## [TASK OBJECTIVE]
Check each line of the records below for the word "Isles" and copy those where it appears.

## [DATASET EXCERPTS]
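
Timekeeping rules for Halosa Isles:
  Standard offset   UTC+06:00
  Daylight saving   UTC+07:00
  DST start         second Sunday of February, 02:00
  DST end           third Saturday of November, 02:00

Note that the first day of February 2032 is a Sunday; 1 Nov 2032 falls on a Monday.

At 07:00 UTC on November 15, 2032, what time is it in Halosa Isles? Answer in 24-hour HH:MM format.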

## [FINISHED TASK]
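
Timekeeping rules for Halosa Isles:
At 07:00 UTC on November 15, 2032, what time is it in Halosa Isles? Answer in 24-hour HH:MM format.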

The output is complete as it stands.